TASK TO CARRY OUT
Repeat the lines below exactly as written, please, from the line with "B. Voicing Between" to the line with "D. Final Obstruent", both lines included, and no others.

PROVIDED RECORDS
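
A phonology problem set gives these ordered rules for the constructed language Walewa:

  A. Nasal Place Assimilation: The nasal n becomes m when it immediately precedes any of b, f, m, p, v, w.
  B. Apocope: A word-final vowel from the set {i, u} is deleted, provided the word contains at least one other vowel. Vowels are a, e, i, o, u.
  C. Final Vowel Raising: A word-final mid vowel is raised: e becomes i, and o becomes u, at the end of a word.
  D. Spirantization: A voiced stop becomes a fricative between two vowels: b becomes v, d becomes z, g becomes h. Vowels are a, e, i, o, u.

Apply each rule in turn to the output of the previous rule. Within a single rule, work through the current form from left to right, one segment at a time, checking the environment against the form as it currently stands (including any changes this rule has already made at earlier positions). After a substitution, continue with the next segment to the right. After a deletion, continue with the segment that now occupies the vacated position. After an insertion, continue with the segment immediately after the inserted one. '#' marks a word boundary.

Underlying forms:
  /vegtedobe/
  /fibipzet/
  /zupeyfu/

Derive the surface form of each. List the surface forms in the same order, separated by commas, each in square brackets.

[vegtezovi], [fivipzet], [zupeyf]

/vegtedobe/:
  A Nasal Place Assimilation: no change — [vegtedobe]
  B Apocope: no change — [vegtedobe]
  C Final Vowel Raising: [vegtedobe] → [vegtedobi]
  D Spirantization: [vegtedobi] → [vegtezovi]
/fibipzet/:
  A Nasal Place Assimilation: no change — [fibipzet]
  B Apocope: no change — [fibipzet]
  C Final Vowel Raising: no change — [fibipzet]
  D Spirantization: [fibipzet] → [fivipzet]
/zupeyfu/:
  A Nasal Place Assimilation: no change — [zupeyfu]
  B Apocope: [zupeyfu] → [zupeyf]
  C Final Vowel Raising: no change — [zupeyf]
  D Spirantization: no change — [zupeyf]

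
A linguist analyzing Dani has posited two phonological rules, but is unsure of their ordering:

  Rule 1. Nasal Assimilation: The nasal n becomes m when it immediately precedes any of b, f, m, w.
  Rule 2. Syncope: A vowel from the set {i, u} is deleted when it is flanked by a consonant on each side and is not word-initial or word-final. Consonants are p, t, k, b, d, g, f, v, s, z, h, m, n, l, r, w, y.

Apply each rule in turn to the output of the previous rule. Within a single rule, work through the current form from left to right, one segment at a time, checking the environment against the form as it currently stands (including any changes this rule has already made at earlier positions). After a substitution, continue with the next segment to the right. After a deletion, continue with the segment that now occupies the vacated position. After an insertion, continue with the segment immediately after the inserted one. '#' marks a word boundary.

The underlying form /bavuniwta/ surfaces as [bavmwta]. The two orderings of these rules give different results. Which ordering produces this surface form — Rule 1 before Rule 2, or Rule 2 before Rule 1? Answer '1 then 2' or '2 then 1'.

2 then 1

Order 1 then 2:
  1 Nasal Assimilation: no change — [bavuniwta]
  2 Syncope: [bavuniwta] → [bavnwta]
  result: [bavnwta]
Order 2 then 1:
  2 Syncope: [bavuniwta] → [bavnwta]
  1 Nasal Assimilation: [bavnwta] → [bavmwta]
  result: [bavmwta]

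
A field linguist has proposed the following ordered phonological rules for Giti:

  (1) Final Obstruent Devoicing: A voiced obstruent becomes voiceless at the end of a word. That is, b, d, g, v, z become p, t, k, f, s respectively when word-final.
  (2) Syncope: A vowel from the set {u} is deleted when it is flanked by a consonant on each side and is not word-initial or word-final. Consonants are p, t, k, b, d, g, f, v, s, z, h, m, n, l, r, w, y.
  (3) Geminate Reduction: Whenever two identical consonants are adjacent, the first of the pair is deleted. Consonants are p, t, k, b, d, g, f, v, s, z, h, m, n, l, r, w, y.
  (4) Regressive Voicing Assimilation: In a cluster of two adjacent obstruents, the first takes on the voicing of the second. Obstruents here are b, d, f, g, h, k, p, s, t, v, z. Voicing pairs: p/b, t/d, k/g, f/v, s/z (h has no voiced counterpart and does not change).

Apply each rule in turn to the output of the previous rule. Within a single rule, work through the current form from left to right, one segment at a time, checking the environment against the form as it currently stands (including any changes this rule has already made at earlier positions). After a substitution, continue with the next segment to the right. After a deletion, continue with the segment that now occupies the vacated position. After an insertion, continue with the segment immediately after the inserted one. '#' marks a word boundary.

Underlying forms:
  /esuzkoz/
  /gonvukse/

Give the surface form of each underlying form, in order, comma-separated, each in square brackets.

/esuzkoz/:
  (1) Final Obstruent Devoicing: [esuzkoz] → [esuzkos]
  (2) Syncope: [esuzkos] → [eszkos]
  (3) Geminate Reduction: no change — [eszkos]
  (4) Regressive Voicing Assimilation: [eszkos] → [ezskos]
/gonvukse/:
  (1) Final Obstruent Devoicing: no change — [gonvukse]
  (2) Syncope: [gonvukse] → [gonvkse]
  (3) Geminate Reduction: no change — [gonvkse]
  (4) Regressive Voicing Assimilation: [gonvkse] → [gonfkse]

[ezskos], [gonfkse]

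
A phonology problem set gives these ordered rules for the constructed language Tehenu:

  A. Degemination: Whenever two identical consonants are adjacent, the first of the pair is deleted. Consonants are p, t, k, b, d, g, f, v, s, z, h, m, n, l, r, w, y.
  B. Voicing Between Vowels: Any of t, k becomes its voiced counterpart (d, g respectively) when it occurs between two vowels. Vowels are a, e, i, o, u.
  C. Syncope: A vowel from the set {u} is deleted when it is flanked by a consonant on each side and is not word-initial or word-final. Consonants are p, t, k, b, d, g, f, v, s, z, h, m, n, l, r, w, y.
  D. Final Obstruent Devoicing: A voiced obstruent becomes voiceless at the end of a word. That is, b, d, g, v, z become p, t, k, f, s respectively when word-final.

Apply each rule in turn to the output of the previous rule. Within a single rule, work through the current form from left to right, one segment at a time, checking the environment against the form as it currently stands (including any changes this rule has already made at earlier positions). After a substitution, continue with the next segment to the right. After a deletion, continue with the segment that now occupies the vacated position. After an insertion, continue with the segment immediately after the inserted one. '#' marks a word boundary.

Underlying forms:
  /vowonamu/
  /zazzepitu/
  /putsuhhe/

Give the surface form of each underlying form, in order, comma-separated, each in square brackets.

/vowonamu/:
  A Degemination: no change — [vowonamu]
  B Voicing Between Vowels: no change — [vowonamu]
  C Syncope: no change — [vowonamu]
  D Final Obstruent Devoicing: no change — [vowonamu]
/zazzepitu/:
  A Degemination: [zazzepitu] → [zazepitu]
  B Voicing Between Vowels: [zazepitu] → [zazepidu]
  C Syncope: no change — [zazepidu]
  D Final Obstruent Devoicing: no change — [zazepidu]
/putsuhhe/:
  A Degemination: [putsuhhe] → [putsuhe]
  B Voicing Between Vowels: no change — [putsuhe]
  C Syncope: [putsuhe] → [ptshe]
  D Final Obstruent Devoicing: no change — [ptshe]

[vowonamu], [zazepidu], [ptshe]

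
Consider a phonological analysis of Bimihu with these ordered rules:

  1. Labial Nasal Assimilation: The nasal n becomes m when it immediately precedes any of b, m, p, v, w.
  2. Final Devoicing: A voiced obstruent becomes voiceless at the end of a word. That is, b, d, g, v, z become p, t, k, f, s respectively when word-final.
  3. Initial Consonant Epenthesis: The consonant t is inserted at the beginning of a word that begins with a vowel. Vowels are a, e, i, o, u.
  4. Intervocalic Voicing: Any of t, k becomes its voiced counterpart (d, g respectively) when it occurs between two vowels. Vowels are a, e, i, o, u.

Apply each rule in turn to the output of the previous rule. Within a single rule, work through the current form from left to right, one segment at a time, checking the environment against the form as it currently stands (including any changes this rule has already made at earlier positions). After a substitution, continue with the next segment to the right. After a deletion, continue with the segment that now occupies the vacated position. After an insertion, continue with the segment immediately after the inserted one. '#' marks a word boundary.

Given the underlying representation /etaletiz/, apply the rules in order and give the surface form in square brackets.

[tedaledis]

1 Labial Nasal Assimilation: no change — [etaletiz]
2 Final Devoicing: [etaletiz] → [etaletis]
3 Initial Consonant Epenthesis: [etaletis] → [tetaletis]
4 Intervocalic Voicing: [tetaletis] → [tedaledis]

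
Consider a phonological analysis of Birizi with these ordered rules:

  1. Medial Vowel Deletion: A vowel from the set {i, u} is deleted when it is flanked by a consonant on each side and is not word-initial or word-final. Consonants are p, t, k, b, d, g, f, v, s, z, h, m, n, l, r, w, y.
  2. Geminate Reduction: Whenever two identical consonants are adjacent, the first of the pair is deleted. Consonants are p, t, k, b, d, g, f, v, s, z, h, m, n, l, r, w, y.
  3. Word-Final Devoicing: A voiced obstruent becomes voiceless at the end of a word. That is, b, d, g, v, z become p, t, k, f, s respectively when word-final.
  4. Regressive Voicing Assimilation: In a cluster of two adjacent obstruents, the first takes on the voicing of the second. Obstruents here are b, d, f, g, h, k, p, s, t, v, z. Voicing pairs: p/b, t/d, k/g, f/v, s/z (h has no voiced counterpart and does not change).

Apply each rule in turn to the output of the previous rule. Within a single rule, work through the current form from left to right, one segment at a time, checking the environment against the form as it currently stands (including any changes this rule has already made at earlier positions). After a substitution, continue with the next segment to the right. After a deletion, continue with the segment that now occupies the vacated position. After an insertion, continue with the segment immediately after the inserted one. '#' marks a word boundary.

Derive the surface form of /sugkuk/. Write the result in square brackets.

1 Medial Vowel Deletion: [sugkuk] → [sgkk]
2 Geminate Reduction: [sgkk] → [sgk]
3 Word-Final Devoicing: no change — [sgk]
4 Regressive Voicing Assimilation: [sgk] → [zkk]

[zkk]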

REPLY TO THE TASK
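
  B. Voicing Between Vowels: Any of t, k becomes its voiced counterpart (d, g respectively) when it occurs between two vowels. Vowels are a, e, i, o, u.
  C. Syncope: A vowel from the set {u} is deleted when it is flanked by a consonant on each side and is not word-initial or word-final. Consonants are p, t, k, b, d, g, f, v, s, z, h, m, n, l, r, w, y.
  D. Final Obstruent Devoicing: A voiced obstruent becomes voiceless at the end of a word. That is, b, d, g, v, z become p, t, k, f, s respectively when word-final.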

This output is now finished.